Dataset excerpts
::::::

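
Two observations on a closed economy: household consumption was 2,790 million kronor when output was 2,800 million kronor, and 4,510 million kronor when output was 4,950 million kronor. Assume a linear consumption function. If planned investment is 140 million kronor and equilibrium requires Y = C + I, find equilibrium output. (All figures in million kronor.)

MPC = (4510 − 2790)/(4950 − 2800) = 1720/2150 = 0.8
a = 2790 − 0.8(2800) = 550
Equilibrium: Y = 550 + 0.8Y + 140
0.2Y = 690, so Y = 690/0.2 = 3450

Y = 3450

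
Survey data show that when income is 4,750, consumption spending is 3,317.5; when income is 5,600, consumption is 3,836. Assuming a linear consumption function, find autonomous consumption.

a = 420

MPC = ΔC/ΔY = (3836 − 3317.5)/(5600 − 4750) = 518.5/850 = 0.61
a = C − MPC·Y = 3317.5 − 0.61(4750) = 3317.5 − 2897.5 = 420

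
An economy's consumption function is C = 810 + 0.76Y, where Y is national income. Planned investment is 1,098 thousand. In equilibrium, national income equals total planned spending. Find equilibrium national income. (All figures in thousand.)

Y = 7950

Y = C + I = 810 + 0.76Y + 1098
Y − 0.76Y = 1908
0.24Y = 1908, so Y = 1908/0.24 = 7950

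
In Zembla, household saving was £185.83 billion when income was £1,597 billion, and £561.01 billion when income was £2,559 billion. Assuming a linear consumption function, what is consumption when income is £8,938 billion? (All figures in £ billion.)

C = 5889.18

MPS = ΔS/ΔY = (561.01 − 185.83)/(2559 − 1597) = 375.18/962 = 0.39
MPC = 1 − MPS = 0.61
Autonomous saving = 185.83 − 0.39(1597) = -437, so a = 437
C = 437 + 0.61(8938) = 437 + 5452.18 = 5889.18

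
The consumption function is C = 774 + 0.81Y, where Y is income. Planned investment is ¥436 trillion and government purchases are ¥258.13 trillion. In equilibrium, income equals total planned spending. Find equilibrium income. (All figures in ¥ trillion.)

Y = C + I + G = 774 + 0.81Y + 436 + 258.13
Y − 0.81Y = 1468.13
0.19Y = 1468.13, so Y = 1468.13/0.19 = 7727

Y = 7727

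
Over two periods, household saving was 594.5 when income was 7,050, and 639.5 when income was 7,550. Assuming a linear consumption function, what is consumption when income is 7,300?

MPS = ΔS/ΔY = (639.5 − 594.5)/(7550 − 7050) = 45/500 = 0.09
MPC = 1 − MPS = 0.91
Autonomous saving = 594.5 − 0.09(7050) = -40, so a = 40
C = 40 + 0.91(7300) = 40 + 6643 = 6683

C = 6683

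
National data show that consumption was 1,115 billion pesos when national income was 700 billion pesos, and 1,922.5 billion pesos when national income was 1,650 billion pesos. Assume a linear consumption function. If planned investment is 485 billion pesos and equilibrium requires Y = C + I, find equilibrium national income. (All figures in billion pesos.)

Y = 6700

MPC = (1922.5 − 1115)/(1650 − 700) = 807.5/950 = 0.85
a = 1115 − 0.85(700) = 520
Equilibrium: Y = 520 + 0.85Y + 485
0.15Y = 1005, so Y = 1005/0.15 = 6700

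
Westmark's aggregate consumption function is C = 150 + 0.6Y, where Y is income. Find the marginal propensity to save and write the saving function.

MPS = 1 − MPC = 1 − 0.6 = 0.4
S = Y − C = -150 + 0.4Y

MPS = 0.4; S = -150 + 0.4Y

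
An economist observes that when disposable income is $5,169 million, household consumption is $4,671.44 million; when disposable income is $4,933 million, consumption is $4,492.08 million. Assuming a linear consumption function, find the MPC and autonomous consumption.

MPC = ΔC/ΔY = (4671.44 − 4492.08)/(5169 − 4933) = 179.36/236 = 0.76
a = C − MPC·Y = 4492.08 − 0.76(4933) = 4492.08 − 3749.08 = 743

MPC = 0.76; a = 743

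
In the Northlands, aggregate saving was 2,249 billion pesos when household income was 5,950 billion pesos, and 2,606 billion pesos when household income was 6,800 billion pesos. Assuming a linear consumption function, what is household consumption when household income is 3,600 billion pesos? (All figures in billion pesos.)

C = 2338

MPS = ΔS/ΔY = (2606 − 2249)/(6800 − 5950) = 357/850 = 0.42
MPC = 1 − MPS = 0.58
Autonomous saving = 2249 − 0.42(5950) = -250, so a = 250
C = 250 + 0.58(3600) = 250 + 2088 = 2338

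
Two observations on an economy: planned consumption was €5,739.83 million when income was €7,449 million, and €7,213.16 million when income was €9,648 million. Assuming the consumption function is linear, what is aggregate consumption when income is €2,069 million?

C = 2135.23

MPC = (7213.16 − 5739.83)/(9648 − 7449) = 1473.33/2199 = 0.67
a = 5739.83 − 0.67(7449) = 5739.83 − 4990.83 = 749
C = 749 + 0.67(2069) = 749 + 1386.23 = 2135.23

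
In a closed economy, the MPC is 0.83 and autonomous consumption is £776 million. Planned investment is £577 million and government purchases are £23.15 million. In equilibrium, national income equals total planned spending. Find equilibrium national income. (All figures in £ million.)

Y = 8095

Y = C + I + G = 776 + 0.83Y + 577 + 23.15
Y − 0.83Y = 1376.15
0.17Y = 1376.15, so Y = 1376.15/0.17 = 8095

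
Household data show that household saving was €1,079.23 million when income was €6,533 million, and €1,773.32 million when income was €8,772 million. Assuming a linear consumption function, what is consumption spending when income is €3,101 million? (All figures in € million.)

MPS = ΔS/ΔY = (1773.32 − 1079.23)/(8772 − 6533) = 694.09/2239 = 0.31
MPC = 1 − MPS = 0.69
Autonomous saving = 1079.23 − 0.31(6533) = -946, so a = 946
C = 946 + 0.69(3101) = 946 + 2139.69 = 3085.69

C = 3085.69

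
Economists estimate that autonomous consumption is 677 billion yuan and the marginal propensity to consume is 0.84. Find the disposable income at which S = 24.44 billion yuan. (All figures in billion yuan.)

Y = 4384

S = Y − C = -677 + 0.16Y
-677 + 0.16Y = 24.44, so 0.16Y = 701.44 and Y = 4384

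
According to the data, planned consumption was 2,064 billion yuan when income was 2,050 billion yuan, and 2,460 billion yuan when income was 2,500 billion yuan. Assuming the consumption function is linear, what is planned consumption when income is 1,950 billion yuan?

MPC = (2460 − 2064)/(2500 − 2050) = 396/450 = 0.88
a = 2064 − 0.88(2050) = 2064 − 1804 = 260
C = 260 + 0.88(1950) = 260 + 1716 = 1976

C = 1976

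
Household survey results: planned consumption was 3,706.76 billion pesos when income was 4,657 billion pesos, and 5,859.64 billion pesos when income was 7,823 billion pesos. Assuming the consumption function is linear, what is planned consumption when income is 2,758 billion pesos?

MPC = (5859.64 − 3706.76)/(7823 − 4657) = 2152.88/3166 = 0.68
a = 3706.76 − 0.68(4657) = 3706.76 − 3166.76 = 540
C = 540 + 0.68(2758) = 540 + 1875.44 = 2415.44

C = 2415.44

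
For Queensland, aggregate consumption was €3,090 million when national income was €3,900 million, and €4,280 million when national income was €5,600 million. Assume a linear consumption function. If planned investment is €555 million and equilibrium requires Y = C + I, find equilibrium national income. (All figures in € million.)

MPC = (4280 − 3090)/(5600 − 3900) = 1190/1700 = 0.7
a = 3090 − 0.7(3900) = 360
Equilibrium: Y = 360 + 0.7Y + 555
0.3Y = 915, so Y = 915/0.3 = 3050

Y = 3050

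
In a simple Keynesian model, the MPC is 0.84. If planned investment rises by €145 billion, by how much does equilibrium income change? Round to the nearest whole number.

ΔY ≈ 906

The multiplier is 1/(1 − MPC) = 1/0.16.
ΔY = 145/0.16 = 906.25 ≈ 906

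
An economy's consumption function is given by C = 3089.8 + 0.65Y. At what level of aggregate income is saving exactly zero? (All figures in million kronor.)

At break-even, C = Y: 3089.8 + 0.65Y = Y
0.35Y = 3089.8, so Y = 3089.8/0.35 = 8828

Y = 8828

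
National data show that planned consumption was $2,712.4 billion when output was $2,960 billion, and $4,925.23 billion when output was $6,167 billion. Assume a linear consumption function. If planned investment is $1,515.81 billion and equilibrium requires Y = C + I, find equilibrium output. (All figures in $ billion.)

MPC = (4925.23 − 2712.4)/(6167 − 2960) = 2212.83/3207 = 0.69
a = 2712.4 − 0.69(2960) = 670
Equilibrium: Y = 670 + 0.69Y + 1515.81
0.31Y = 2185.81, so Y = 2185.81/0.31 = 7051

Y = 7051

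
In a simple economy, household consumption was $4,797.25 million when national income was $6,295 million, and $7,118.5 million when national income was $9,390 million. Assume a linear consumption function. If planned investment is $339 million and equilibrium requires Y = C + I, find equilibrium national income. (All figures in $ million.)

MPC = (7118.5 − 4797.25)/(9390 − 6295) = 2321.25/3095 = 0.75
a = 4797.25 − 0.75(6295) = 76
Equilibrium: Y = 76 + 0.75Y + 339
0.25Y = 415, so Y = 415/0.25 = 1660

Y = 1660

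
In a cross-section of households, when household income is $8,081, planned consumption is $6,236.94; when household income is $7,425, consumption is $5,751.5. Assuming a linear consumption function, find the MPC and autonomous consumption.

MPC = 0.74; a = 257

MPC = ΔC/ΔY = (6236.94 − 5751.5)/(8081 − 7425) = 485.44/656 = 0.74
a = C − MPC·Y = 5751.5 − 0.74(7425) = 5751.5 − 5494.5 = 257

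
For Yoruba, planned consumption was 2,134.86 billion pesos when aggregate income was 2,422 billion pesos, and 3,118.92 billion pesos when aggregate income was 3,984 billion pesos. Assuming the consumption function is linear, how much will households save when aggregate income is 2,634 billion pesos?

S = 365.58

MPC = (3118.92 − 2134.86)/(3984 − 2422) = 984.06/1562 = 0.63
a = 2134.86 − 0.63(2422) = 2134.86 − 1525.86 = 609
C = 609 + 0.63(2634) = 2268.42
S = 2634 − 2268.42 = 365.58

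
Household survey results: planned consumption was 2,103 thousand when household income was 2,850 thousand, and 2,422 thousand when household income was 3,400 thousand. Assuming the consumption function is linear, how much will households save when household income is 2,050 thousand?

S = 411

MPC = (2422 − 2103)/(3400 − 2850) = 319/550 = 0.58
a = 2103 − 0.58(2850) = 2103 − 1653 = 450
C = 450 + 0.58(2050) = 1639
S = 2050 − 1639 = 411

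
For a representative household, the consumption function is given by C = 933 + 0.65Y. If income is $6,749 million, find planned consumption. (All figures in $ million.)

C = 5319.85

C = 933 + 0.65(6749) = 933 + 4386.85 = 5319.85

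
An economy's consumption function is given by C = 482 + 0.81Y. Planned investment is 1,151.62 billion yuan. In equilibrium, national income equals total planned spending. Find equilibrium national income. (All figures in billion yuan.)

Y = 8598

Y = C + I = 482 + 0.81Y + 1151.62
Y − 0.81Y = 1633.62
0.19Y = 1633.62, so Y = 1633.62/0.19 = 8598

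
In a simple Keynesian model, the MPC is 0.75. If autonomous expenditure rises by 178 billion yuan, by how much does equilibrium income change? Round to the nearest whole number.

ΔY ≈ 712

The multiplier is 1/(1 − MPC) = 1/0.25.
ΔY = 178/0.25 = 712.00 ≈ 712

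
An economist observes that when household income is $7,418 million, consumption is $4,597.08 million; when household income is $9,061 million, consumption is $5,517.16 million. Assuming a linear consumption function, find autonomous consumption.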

::::::

### Exercise description
Output exactly the lines from the one containing "In a simple Keynesian model, the MPC is 0.75." through the last line of the entries, both ends included.

### Written solution
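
In a simple Keynesian model, the MPC is 0.75. If autonomous expenditure rises by 178 billion yuan, by how much does equilibrium income change? Round to the nearest whole number.

ΔY ≈ 712

The multiplier is 1/(1 − MPC) = 1/0.25.
ΔY = 178/0.25 = 712.00 ≈ 712

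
An economist observes that when household income is $7,418 million, consumption is $4,597.08 million; when household income is $9,061 million, consumption is $5,517.16 million. Assuming a linear consumption function, find autonomous consumption.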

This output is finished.